Dataset entries:
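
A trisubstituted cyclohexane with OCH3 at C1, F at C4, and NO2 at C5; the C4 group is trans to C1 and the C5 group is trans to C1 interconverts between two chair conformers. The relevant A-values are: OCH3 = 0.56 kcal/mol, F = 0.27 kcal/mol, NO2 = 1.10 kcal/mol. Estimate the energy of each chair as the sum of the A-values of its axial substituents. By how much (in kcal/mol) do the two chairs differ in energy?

Chair I (methoxy axial, fluoro axial, nitro equatorial): E = 0.83 kcal/mol.
Chair II (methoxy equatorial, fluoro equatorial, nitro axial): E = 1.10 kcal/mol.
ΔE = 1.10 − 0.83 = 0.27 kcal/mol; chair I is more stable.

0.27 kcal/mol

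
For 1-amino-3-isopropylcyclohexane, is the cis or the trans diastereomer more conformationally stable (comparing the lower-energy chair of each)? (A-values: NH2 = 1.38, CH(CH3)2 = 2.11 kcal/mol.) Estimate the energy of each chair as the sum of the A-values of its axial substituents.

cis

At 1,3 positions (parity same): cis → (e,e or a,a); trans → (a,e or e,a).
Best chair for cis: E = 0.00 kcal/mol; best chair for trans: E = 1.38 kcal/mol.
The cis isomer is lower by 1.38 kcal/mol.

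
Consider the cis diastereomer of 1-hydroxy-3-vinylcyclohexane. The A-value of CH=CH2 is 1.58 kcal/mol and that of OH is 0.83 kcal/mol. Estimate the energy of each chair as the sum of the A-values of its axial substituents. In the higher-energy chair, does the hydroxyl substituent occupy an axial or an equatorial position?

C1 and C3 have the same parity, so for the cis isomer the two substituents are e,e in one chair and a,a in the other.
Chair I (vinyl axial, hydroxyl axial): E = 2.41 kcal/mol.
Chair II (vinyl equatorial, hydroxyl equatorial): E = 0.00 kcal/mol.
Chair I is the less stable (higher-energy) conformer, and in that chair the hydroxyl group is axial.

axial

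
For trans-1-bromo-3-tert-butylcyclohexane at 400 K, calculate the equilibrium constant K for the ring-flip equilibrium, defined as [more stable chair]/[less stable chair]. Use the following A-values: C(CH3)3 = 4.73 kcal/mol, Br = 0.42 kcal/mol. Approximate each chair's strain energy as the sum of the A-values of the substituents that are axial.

C1 and C3 have the same parity, so for the trans isomer the two substituents are one axial and one equatorial in each chair.
Chair I (tert-butyl axial, bromo equatorial): E = 4.73 kcal/mol; chair II (tert-butyl equatorial, bromo axial): E = 0.42 kcal/mol.
ΔG = 4.31 kcal/mol between the two chairs.
K = exp(ΔG/RT) with R = 1.987×10⁻³ kcal mol⁻¹ K⁻¹ and T = 400 K gives K ≈ 227.

K ≈ 227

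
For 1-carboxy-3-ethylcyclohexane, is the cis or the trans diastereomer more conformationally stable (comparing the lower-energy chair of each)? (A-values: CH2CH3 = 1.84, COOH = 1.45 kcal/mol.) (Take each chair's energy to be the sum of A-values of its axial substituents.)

cis

At 1,3 positions (parity same): cis → (e,e or a,a); trans → (a,e or e,a).
Best chair for cis: E = 0.00 kcal/mol; best chair for trans: E = 1.45 kcal/mol.
The cis isomer is lower by 1.45 kcal/mol.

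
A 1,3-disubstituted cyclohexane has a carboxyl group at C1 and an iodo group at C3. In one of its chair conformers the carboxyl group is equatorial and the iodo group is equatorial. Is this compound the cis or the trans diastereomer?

cis

C1 and C3 have the same parity, so their axial bonds point in the same direction.
With same-parity carbons, two substituents on the same face are both axial or both equatorial; opposite faces give one of each.
Here the groups are equatorial/equatorial → same face → cis.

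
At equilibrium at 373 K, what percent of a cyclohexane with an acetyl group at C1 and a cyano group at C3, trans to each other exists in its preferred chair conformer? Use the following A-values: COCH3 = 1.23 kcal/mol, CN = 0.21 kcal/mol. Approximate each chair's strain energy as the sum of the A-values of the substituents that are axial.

C1 and C3 have the same parity, so for the trans isomer the two substituents are one axial and one equatorial in each chair.
Chair I (acetyl axial, cyano equatorial): E = 1.23 kcal/mol; chair II (acetyl equatorial, cyano axial): E = 0.21 kcal/mol.
ΔG = 1.02 kcal/mol between the two chairs.
K = exp(ΔG/RT) with R = 1.987×10⁻³ kcal mol⁻¹ K⁻¹ and T = 373 K gives K ≈ 3.96.
Fraction in the lower-energy chair = K/(K+1) = 79.8%.

79.8%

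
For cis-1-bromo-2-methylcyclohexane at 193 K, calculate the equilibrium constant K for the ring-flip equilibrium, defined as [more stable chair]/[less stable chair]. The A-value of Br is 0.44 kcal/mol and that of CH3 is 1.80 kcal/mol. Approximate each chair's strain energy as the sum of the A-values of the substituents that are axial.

C1 and C2 have opposite parity, so for the cis isomer the two substituents are one axial and one equatorial in each chair.
Chair I (bromo axial, methyl equatorial): E = 0.44 kcal/mol; chair II (bromo equatorial, methyl axial): E = 1.80 kcal/mol.
ΔG = 1.36 kcal/mol between the two chairs.
K = exp(ΔG/RT) with R = 1.987×10⁻³ kcal mol⁻¹ K⁻¹ and T = 193 K gives K ≈ 34.7.

K ≈ 34.7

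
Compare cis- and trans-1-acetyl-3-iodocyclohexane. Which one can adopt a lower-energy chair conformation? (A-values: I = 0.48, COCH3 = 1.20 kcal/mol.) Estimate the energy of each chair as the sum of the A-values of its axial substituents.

cis

At 1,3 positions (parity same): cis → (e,e or a,a); trans → (a,e or e,a).
Best chair for cis: E = 0.00 kcal/mol; best chair for trans: E = 0.48 kcal/mol.
The cis isomer is lower by 0.48 kcal/mol.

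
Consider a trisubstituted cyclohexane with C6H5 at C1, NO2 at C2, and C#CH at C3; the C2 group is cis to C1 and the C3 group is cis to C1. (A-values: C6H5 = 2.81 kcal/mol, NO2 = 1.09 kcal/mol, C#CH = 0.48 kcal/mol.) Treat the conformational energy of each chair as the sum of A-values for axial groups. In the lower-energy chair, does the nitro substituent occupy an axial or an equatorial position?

Chair I (phenyl axial, nitro equatorial, ethynyl axial): E = 3.29 kcal/mol.
Chair II (phenyl equatorial, nitro axial, ethynyl equatorial): E = 1.09 kcal/mol.
Chair II is the more stable (lower-energy) conformer, and in that chair the nitro group is axial.

axial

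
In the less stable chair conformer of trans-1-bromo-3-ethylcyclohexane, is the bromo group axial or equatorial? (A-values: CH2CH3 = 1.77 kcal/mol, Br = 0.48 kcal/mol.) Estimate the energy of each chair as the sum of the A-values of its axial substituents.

equatorial

C1 and C3 have the same parity, so for the trans isomer the two substituents are one axial and one equatorial in each chair.
Chair I (ethyl axial, bromo equatorial): E = 1.77 kcal/mol.
Chair II (ethyl equatorial, bromo axial): E = 0.48 kcal/mol.
Chair I is the less stable (higher-energy) conformer, and in that chair the bromo group is equatorial.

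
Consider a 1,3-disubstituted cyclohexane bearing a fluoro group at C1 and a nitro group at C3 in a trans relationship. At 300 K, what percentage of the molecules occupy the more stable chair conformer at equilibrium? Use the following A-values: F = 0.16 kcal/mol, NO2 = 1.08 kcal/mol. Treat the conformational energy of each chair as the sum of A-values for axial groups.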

**Exercise details**
Would you set the entries down again, exactly as they were written?

**Task output**
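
A trisubstituted cyclohexane with OCH3 at C1, F at C4, and NO2 at C5; the C4 group is trans to C1 and the C5 group is trans to C1 interconverts between two chair conformers. The relevant A-values are: OCH3 = 0.56 kcal/mol, F = 0.27 kcal/mol, NO2 = 1.10 kcal/mol. Estimate the energy of each chair as the sum of the A-values of its axial substituents. By how much (in kcal/mol) do the two chairs differ in energy?

Chair I (methoxy axial, fluoro axial, nitro equatorial): E = 0.83 kcal/mol.
Chair II (methoxy equatorial, fluoro equatorial, nitro axial): E = 1.10 kcal/mol.
ΔE = 1.10 − 0.83 = 0.27 kcal/mol; chair I is more stable.

0.27 kcal/mol

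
For 1-amino-3-isopropylcyclohexane, is the cis or the trans diastereomer more conformationally stable (comparing the lower-energy chair of each)? (A-values: NH2 = 1.38, CH(CH3)2 = 2.11 kcal/mol.) Estimate the energy of each chair as the sum of the A-values of its axial substituents.

cis

At 1,3 positions (parity same): cis → (e,e or a,a); trans → (a,e or e,a).
Best chair for cis: E = 0.00 kcal/mol; best chair for trans: E = 1.38 kcal/mol.
The cis isomer is lower by 1.38 kcal/mol.

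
Consider the cis diastereomer of 1-hydroxy-3-vinylcyclohexane. The A-value of CH=CH2 is 1.58 kcal/mol and that of OH is 0.83 kcal/mol. Estimate the energy of each chair as the sum of the A-values of its axial substituents. In the higher-energy chair, does the hydroxyl substituent occupy an axial or an equatorial position?

C1 and C3 have the same parity, so for the cis isomer the two substituents are e,e in one chair and a,a in the other.
Chair I (vinyl axial, hydroxyl axial): E = 2.41 kcal/mol.
Chair II (vinyl equatorial, hydroxyl equatorial): E = 0.00 kcal/mol.
Chair I is the less stable (higher-energy) conformer, and in that chair the hydroxyl group is axial.

axial

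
For trans-1-bromo-3-tert-butylcyclohexane at 400 K, calculate the equilibrium constant K for the ring-flip equilibrium, defined as [more stable chair]/[less stable chair]. Use the following A-values: C(CH3)3 = 4.73 kcal/mol, Br = 0.42 kcal/mol. Approximate each chair's strain energy as the sum of the A-values of the substituents that are axial.

C1 and C3 have the same parity, so for the trans isomer the two substituents are one axial and one equatorial in each chair.
Chair I (tert-butyl axial, bromo equatorial): E = 4.73 kcal/mol; chair II (tert-butyl equatorial, bromo axial): E = 0.42 kcal/mol.
ΔG = 4.31 kcal/mol between the two chairs.
K = exp(ΔG/RT) with R = 1.987×10⁻³ kcal mol⁻¹ K⁻¹ and T = 400 K gives K ≈ 227.

K ≈ 227

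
For 1-carboxy-3-ethylcyclohexane, is the cis or the trans diastereomer more conformationally stable (comparing the lower-energy chair of each)? (A-values: CH2CH3 = 1.84, COOH = 1.45 kcal/mol.) (Take each chair's energy to be the sum of A-values of its axial substituents.)

cis

At 1,3 positions (parity same): cis → (e,e or a,a); trans → (a,e or e,a).
Best chair for cis: E = 0.00 kcal/mol; best chair for trans: E = 1.45 kcal/mol.
The cis isomer is lower by 1.45 kcal/mol.

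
A 1,3-disubstituted cyclohexane has a carboxyl group at C1 and an iodo group at C3. In one of its chair conformers the carboxyl group is equatorial and the iodo group is equatorial. Is this compound the cis or the trans diastereomer?

cis

C1 and C3 have the same parity, so their axial bonds point in the same direction.
With same-parity carbons, two substituents on the same face are both axial or both equatorial; opposite faces give one of each.
Here the groups are equatorial/equatorial → same face → cis.

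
At equilibrium at 373 K, what percent of a cyclohexane with an acetyl group at C1 and a cyano group at C3, trans to each other exists in its preferred chair conformer? Use the following A-values: COCH3 = 1.23 kcal/mol, CN = 0.21 kcal/mol. Approximate each chair's strain energy as the sum of the A-values of the substituents that are axial.

C1 and C3 have the same parity, so for the trans isomer the two substituents are one axial and one equatorial in each chair.
Chair I (acetyl axial, cyano equatorial): E = 1.23 kcal/mol; chair II (acetyl equatorial, cyano axial): E = 0.21 kcal/mol.
ΔG = 1.02 kcal/mol between the two chairs.
K = exp(ΔG/RT) with R = 1.987×10⁻³ kcal mol⁻¹ K⁻¹ and T = 373 K gives K ≈ 3.96.
Fraction in the lower-energy chair = K/(K+1) = 79.8%.

79.8%

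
For cis-1-bromo-2-methylcyclohexane at 193 K, calculate the equilibrium constant K for the ring-flip equilibrium, defined as [more stable chair]/[less stable chair]. The A-value of Br is 0.44 kcal/mol and that of CH3 is 1.80 kcal/mol. Approximate each chair's strain energy as the sum of the A-values of the substituents that are axial.

C1 and C2 have opposite parity, so for the cis isomer the two substituents are one axial and one equatorial in each chair.
Chair I (bromo axial, methyl equatorial): E = 0.44 kcal/mol; chair II (bromo equatorial, methyl axial): E = 1.80 kcal/mol.
ΔG = 1.36 kcal/mol between the two chairs.
K = exp(ΔG/RT) with R = 1.987×10⁻³ kcal mol⁻¹ K⁻¹ and T = 193 K gives K ≈ 34.7.

K ≈ 34.7

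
Compare cis- and trans-1-acetyl-3-iodocyclohexane. Which one can adopt a lower-energy chair conformation? (A-values: I = 0.48, COCH3 = 1.20 kcal/mol.) Estimate the energy of each chair as the sum of the A-values of its axial substituents.

cis

At 1,3 positions (parity same): cis → (e,e or a,a); trans → (a,e or e,a).
Best chair for cis: E = 0.00 kcal/mol; best chair for trans: E = 0.48 kcal/mol.
The cis isomer is lower by 0.48 kcal/mol.

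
Consider a trisubstituted cyclohexane with C6H5 at C1, NO2 at C2, and C#CH at C3; the C2 group is cis to C1 and the C3 group is cis to C1. (A-values: C6H5 = 2.81 kcal/mol, NO2 = 1.09 kcal/mol, C#CH = 0.48 kcal/mol.) Treat the conformational energy of each chair as the sum of A-values for axial groups. In the lower-energy chair, does the nitro substituent occupy an axial or an equatorial position?

Chair I (phenyl axial, nitro equatorial, ethynyl axial): E = 3.29 kcal/mol.
Chair II (phenyl equatorial, nitro axial, ethynyl equatorial): E = 1.09 kcal/mol.
Chair II is the more stable (lower-energy) conformer, and in that chair the nitro group is axial.

axial

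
In the less stable chair conformer of trans-1-bromo-3-ethylcyclohexane, is the bromo group axial or equatorial? (A-values: CH2CH3 = 1.77 kcal/mol, Br = 0.48 kcal/mol.) Estimate the energy of each chair as the sum of the A-values of its axial substituents.

equatorial

C1 and C3 have the same parity, so for the trans isomer the two substituents are one axial and one equatorial in each chair.
Chair I (ethyl axial, bromo equatorial): E = 1.77 kcal/mol.
Chair II (ethyl equatorial, bromo axial): E = 0.48 kcal/mol.
Chair I is the less stable (higher-energy) conformer, and in that chair the bromo group is equatorial.

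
Consider a 1,3-disubstituted cyclohexane bearing a fluoro group at C1 and a nitro group at C3 in a trans relationship. At 300 K, what percentage of the molecules occupy the more stable chair conformer at equilibrium? Use the following A-values: F = 0.16 kcal/mol, NO2 = 1.08 kcal/mol. Treat the conformational energy of each chair as the sum of A-values for axial groups.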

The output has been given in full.